__WHAT THE TASK ASKS__. The required result is every line of the records that includes "adjacency".
BEGIN EXERCISE DATA
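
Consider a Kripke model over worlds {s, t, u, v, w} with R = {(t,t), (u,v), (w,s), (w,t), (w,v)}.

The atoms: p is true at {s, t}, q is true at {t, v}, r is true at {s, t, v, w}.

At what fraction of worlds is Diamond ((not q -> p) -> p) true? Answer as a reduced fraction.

s: no successors, so Diamond ((not q -> p) -> p) fails. ✗
t: successors {t}; (not q -> p) -> p there: t:T. ✓
u: successors {v}; (not q -> p) -> p there: v:F. ✗
v: no successors, so Diamond ((not q -> p) -> p) fails. ✗
w: successors {s, t, v}; (not q -> p) -> p there: s:T, t:T, v:F. ✓
That's 2 of 5 worlds, so 2/5.

2/5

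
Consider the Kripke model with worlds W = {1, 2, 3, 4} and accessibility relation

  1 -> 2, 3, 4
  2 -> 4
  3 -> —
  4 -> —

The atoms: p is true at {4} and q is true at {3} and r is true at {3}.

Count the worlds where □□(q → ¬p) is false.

0

1: successors {2, 3, 4}; □(q → ¬p) there: 2:T, 3:T, 4:T. ✓
2: successors {4}; □(q → ¬p) there: 4:T. ✓
3: no successors, so □□(q → ¬p) holds vacuously. ✓
4: no successors, so □□(q → ¬p) holds vacuously. ✓
Satisfying worlds: {1, 2, 3, 4}.
So □□(q → ¬p) fails at the other 0 worlds.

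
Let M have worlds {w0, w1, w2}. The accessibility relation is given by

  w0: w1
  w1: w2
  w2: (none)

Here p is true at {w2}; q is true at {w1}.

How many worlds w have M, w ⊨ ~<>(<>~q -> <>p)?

1

w0: <>(<>~q -> <>p) is T. ✗
w1: <>(<>~q -> <>p) is T. ✗
w2: <>(<>~q -> <>p) is F. ✓
Satisfying worlds: {w2}.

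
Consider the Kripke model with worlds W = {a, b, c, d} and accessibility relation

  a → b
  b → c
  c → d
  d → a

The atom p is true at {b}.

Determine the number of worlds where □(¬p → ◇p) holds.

a: successors {b}; ¬p → ◇p there: b:T. ✓
b: successors {c}; ¬p → ◇p there: c:F. ✗
c: successors {d}; ¬p → ◇p there: d:F. ✗
d: successors {a}; ¬p → ◇p there: a:T. ✓
Satisfying worlds: {a, d}.

2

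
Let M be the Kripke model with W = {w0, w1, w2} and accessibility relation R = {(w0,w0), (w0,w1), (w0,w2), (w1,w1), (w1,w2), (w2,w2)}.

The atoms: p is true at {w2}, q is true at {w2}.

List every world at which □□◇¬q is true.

∅

w0: successors {w0, w1, w2}; □◇¬q there: w0:F, w1:F, w2:F. ✗
w1: successors {w1, w2}; □◇¬q there: w1:F, w2:F. ✗
w2: successors {w2}; □◇¬q there: w2:F. ✗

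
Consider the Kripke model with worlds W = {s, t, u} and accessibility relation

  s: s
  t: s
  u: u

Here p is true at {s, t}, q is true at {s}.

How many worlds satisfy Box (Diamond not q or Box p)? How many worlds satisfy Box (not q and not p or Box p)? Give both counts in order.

For Box (Diamond not q or Box p):
s: successors {s}; Diamond not q or Box p there: s:T. ✓
t: successors {s}; Diamond not q or Box p there: s:T. ✓
u: successors {u}; Diamond not q or Box p there: u:T. ✓
— 3 worlds.
For Box (not q and not p or Box p):
s: successors {s}; not q and not p or Box p there: s:T. ✓
t: successors {s}; not q and not p or Box p there: s:T. ✓
u: successors {u}; not q and not p or Box p there: u:T. ✓
— 3 worlds.

3 and 3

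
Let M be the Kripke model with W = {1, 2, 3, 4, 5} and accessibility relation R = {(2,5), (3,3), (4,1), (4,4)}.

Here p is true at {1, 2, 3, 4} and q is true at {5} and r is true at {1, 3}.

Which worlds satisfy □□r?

1: no successors, so □□r holds vacuously. ✓
2: successors {5}; □r there: 5:T. ✓
3: successors {3}; □r there: 3:T. ✓
4: successors {1, 4}; □r there: 1:T, 4:F. ✗
5: no successors, so □□r holds vacuously. ✓

{1, 2, 3, 5}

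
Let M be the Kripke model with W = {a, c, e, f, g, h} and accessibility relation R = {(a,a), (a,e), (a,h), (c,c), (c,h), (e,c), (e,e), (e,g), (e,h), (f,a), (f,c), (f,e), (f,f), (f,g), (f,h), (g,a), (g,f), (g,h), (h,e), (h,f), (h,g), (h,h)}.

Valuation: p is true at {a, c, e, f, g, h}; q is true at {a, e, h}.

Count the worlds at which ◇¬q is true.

a: successors {a, e, h}; ¬q there: a:F, e:F, h:F. ✗
c: successors {c, h}; ¬q there: c:T, h:F. ✓
e: successors {c, e, g, h}; ¬q there: c:T, e:F, g:T, h:F. ✓
f: successors {a, c, e, f, g, h}; ¬q there: a:F, c:T, e:F, f:T, g:T, h:F. ✓
g: successors {a, f, h}; ¬q there: a:F, f:T, h:F. ✓
h: successors {e, f, g, h}; ¬q there: e:F, f:T, g:T, h:F. ✓
Satisfying worlds: {c, e, f, g, h}.

5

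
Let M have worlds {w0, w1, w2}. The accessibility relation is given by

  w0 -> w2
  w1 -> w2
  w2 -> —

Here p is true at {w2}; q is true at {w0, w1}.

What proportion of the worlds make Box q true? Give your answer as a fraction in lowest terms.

1/3

w0: successors {w2}; q there: w2:F. ✗
w1: successors {w2}; q there: w2:F. ✗
w2: no successors, so Box q holds vacuously. ✓
That's 1 of 3 worlds, so 1/3.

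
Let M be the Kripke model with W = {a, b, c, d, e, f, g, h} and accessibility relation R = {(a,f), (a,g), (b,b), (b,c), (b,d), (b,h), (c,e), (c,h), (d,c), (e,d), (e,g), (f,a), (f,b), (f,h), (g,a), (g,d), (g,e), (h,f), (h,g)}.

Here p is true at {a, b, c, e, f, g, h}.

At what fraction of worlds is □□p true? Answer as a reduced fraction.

a: successors {f, g}; □p there: f:T, g:F. ✗
b: successors {b, c, d, h}; □p there: b:F, c:T, d:T, h:T. ✗
c: successors {e, h}; □p there: e:F, h:T. ✗
d: successors {c}; □p there: c:T. ✓
e: successors {d, g}; □p there: d:T, g:F. ✗
f: successors {a, b, h}; □p there: a:T, b:F, h:T. ✗
g: successors {a, d, e}; □p there: a:T, d:T, e:F. ✗
h: successors {f, g}; □p there: f:T, g:F. ✗
That's 1 of 8 worlds, so 1/8.

1/8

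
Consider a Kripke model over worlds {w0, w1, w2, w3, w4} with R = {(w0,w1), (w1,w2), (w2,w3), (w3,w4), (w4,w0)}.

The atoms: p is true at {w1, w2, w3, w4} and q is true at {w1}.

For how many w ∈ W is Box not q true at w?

w0: successors {w1}; not q there: w1:F. ✗
w1: successors {w2}; not q there: w2:T. ✓
w2: successors {w3}; not q there: w3:T. ✓
w3: successors {w4}; not q there: w4:T. ✓
w4: successors {w0}; not q there: w0:T. ✓
Satisfying worlds: {w1, w2, w3, w4}.

4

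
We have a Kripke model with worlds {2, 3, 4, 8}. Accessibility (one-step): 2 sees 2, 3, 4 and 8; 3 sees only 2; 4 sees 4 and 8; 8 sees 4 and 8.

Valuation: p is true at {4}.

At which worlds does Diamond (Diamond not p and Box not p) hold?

2: successors {2, 3, 4, 8}; Diamond not p and Box not p there: 2:F, 3:T, 4:F, 8:F. ✓
3: successors {2}; Diamond not p and Box not p there: 2:F. ✗
4: successors {4, 8}; Diamond not p and Box not p there: 4:F, 8:F. ✗
8: successors {4, 8}; Diamond not p and Box not p there: 4:F, 8:F. ✗

{2}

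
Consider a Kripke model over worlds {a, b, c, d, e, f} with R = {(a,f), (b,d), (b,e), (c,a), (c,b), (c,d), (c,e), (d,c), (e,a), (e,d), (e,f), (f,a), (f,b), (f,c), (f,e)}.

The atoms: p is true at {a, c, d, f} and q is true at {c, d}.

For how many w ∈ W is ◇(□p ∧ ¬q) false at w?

2

a: successors {f}; □p ∧ ¬q there: f:F. ✗
b: successors {d, e}; □p ∧ ¬q there: d:F, e:T. ✓
c: successors {a, b, d, e}; □p ∧ ¬q there: a:T, b:F, d:F, e:T. ✓
d: successors {c}; □p ∧ ¬q there: c:F. ✗
e: successors {a, d, f}; □p ∧ ¬q there: a:T, d:F, f:F. ✓
f: successors {a, b, c, e}; □p ∧ ¬q there: a:T, b:F, c:F, e:T. ✓
Satisfying worlds: {b, c, e, f}.
So ◇(□p ∧ ¬q) fails at the other 2 worlds.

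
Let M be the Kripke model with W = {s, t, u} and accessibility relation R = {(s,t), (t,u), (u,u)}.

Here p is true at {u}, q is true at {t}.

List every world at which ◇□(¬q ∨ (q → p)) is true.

s: successors {t}; □(¬q ∨ (q → p)) there: t:T. ✓
t: successors {u}; □(¬q ∨ (q → p)) there: u:T. ✓
u: successors {u}; □(¬q ∨ (q → p)) there: u:T. ✓

{s, t, u}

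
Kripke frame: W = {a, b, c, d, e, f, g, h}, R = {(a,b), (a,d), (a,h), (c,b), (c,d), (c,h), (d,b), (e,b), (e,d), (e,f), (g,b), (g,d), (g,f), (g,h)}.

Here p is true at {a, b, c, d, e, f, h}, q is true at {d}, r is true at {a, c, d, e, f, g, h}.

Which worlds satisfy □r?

a: successors {b, d, h}; r there: b:F, d:T, h:T. ✗
b: no successors, so □r holds vacuously. ✓
c: successors {b, d, h}; r there: b:F, d:T, h:T. ✗
d: successors {b}; r there: b:F. ✗
e: successors {b, d, f}; r there: b:F, d:T, f:T. ✗
f: no successors, so □r holds vacuously. ✓
g: successors {b, d, f, h}; r there: b:F, d:T, f:T, h:T. ✗
h: no successors, so □r holds vacuously. ✓

{b, f, h}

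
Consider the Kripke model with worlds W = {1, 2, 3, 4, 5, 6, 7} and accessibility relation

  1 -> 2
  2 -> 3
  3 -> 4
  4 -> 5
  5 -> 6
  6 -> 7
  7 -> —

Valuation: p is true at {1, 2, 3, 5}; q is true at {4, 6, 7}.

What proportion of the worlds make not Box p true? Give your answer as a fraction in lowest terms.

1: Box p is T. ✗
2: Box p is T. ✗
3: Box p is F. ✓
4: Box p is T. ✗
5: Box p is F. ✓
6: Box p is F. ✓
7: Box p is T. ✗
That's 3 of 7 worlds, so 3/7.

3/7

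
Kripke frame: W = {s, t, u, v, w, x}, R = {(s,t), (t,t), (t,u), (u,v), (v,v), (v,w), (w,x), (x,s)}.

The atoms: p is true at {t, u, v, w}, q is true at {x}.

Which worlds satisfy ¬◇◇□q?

{s, t, w, x}

s: ◇◇□q is F. ✓
t: ◇◇□q is F. ✓
u: ◇◇□q is T. ✗
v: ◇◇□q is T. ✗
w: ◇◇□q is F. ✓
x: ◇◇□q is F. ✓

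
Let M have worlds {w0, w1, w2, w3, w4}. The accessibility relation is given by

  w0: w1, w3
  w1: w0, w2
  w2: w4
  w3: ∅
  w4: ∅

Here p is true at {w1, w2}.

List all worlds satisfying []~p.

w0: successors {w1, w3}; ~p there: w1:F, w3:T. ✗
w1: successors {w0, w2}; ~p there: w0:T, w2:F. ✗
w2: successors {w4}; ~p there: w4:T. ✓
w3: no successors, so []~p holds vacuously. ✓
w4: no successors, so []~p holds vacuously. ✓

{w2, w3, w4}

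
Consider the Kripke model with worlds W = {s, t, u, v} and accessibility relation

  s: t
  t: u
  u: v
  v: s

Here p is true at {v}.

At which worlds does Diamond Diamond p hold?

{t}

s: successors {t}; Diamond p there: t:F. ✗
t: successors {u}; Diamond p there: u:T. ✓
u: successors {v}; Diamond p there: v:F. ✗
v: successors {s}; Diamond p there: s:F. ✗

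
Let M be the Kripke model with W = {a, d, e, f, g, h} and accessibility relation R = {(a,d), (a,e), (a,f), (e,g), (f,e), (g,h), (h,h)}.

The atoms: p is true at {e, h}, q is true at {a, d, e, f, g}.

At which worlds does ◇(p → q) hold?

{a, e, f}

a: successors {d, e, f}; p → q there: d:T, e:T, f:T. ✓
d: no successors, so ◇(p → q) fails. ✗
e: successors {g}; p → q there: g:T. ✓
f: successors {e}; p → q there: e:T. ✓
g: successors {h}; p → q there: h:F. ✗
h: successors {h}; p → q there: h:F. ✗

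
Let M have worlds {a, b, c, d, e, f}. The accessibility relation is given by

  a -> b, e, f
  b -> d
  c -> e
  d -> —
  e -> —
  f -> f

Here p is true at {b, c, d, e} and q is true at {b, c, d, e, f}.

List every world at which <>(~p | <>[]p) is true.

{a, f}

a: successors {b, e, f}; ~p | <>[]p there: b:T, e:F, f:T. ✓
b: successors {d}; ~p | <>[]p there: d:F. ✗
c: successors {e}; ~p | <>[]p there: e:F. ✗
d: no successors, so <>(~p | <>[]p) fails. ✗
e: no successors, so <>(~p | <>[]p) fails. ✗
f: successors {f}; ~p | <>[]p there: f:T. ✓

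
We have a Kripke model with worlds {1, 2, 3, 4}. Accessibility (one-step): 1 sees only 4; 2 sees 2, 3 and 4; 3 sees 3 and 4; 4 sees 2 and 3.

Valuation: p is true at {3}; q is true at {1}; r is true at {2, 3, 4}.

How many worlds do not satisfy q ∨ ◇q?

3

1: q is T, ◇q is F. ✓
2: q is F, ◇q is F. ✗
3: q is F, ◇q is F. ✗
4: q is F, ◇q is F. ✗
Satisfying worlds: {1}.
So q ∨ ◇q fails at the other 3 worlds.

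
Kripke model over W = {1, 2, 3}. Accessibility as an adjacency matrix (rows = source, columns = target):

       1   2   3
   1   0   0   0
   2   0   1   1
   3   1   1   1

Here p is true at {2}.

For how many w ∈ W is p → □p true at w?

2

1: p is F, □p is T. ✓
2: p is T, □p is F. ✗
3: p is F, □p is F. ✓
Satisfying worlds: {1, 3}.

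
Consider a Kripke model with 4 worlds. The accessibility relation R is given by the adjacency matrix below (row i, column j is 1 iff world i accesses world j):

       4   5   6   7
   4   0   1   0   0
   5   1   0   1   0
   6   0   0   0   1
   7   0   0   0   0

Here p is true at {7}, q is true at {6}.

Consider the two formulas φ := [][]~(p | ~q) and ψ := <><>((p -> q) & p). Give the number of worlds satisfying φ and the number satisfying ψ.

2 and 0

For [][]~(p | ~q):
4: successors {5}; []~(p | ~q) there: 5:F. ✗
5: successors {4, 6}; []~(p | ~q) there: 4:F, 6:F. ✗
6: successors {7}; []~(p | ~q) there: 7:T. ✓
7: no successors, so [][]~(p | ~q) holds vacuously. ✓
— 2 worlds.
For <><>((p -> q) & p):
4: successors {5}; <>((p -> q) & p) there: 5:F. ✗
5: successors {4, 6}; <>((p -> q) & p) there: 4:F, 6:F. ✗
6: successors {7}; <>((p -> q) & p) there: 7:F. ✗
7: no successors, so <><>((p -> q) & p) fails. ✗
— 0 worlds.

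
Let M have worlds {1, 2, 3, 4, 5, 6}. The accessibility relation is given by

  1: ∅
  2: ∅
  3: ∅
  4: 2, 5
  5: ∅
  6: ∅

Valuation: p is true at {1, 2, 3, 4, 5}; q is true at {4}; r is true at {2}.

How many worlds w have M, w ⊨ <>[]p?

1

1: no successors, so <>[]p fails. ✗
2: no successors, so <>[]p fails. ✗
3: no successors, so <>[]p fails. ✗
4: successors {2, 5}; []p there: 2:T, 5:T. ✓
5: no successors, so <>[]p fails. ✗
6: no successors, so <>[]p fails. ✗
Satisfying worlds: {4}.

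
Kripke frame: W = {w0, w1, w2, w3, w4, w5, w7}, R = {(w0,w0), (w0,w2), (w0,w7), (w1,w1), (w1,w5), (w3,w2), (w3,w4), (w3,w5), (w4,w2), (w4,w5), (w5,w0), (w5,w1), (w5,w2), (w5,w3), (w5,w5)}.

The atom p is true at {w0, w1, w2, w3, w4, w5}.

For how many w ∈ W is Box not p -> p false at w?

1

w0: Box not p is F, p is T. ✓
w1: Box not p is F, p is T. ✓
w2: Box not p is T, p is T. ✓
w3: Box not p is F, p is T. ✓
w4: Box not p is F, p is T. ✓
w5: Box not p is F, p is T. ✓
w7: Box not p is T, p is F. ✗
Satisfying worlds: {w0, w1, w2, w3, w4, w5}.
So Box not p -> p fails at the other 1 world.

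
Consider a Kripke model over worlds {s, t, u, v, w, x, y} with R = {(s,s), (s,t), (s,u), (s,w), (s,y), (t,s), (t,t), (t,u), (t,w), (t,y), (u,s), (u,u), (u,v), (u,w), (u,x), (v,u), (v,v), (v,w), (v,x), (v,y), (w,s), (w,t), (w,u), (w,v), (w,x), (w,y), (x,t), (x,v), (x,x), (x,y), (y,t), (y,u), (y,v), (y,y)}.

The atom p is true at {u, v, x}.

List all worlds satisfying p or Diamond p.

s: p is F, Diamond p is T. ✓
t: p is F, Diamond p is T. ✓
u: p is T, Diamond p is T. ✓
v: p is T, Diamond p is T. ✓
w: p is F, Diamond p is T. ✓
x: p is T, Diamond p is T. ✓
y: p is F, Diamond p is T. ✓

{s, t, u, v, w, x, y}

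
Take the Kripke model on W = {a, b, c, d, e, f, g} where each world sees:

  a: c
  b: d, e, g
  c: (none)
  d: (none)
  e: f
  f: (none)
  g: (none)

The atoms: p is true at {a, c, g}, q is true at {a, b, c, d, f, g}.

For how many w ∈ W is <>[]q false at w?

a: successors {c}; []q there: c:T. ✓
b: successors {d, e, g}; []q there: d:T, e:T, g:T. ✓
c: no successors, so <>[]q fails. ✗
d: no successors, so <>[]q fails. ✗
e: successors {f}; []q there: f:T. ✓
f: no successors, so <>[]q fails. ✗
g: no successors, so <>[]q fails. ✗
Satisfying worlds: {a, b, e}.
So <>[]q fails at the other 4 worlds.

4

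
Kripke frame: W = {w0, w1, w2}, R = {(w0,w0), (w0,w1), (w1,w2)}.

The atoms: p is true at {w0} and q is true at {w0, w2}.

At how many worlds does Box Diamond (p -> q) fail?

w0: successors {w0, w1}; Diamond (p -> q) there: w0:T, w1:T. ✓
w1: successors {w2}; Diamond (p -> q) there: w2:F. ✗
w2: no successors, so Box Diamond (p -> q) holds vacuously. ✓
Satisfying worlds: {w0, w2}.
So Box Diamond (p -> q) fails at the other 1 world.

1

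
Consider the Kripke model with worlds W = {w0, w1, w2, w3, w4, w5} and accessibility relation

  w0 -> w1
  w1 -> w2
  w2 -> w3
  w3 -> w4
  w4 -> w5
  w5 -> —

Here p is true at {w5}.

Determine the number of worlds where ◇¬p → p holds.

w0: ◇¬p is T, p is F. ✗
w1: ◇¬p is T, p is F. ✗
w2: ◇¬p is T, p is F. ✗
w3: ◇¬p is T, p is F. ✗
w4: ◇¬p is F, p is F. ✓
w5: ◇¬p is F, p is T. ✓
Satisfying worlds: {w4, w5}.

2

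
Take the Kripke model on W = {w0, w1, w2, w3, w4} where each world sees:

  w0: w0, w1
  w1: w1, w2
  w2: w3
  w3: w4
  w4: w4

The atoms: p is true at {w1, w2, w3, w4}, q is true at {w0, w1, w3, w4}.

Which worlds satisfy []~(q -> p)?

∅

w0: successors {w0, w1}; ~(q -> p) there: w0:T, w1:F. ✗
w1: successors {w1, w2}; ~(q -> p) there: w1:F, w2:F. ✗
w2: successors {w3}; ~(q -> p) there: w3:F. ✗
w3: successors {w4}; ~(q -> p) there: w4:F. ✗
w4: successors {w4}; ~(q -> p) there: w4:F. ✗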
END EXERCISE DATA
__WRITTEN RESPONSE__.
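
Kripke model over W = {1, 2, 3}. Accessibility as an adjacency matrix (rows = source, columns = target):
Consider a Kripke model with 4 worlds. The accessibility relation R is given by the adjacency matrix below (row i, column j is 1 iff world i accesses world j):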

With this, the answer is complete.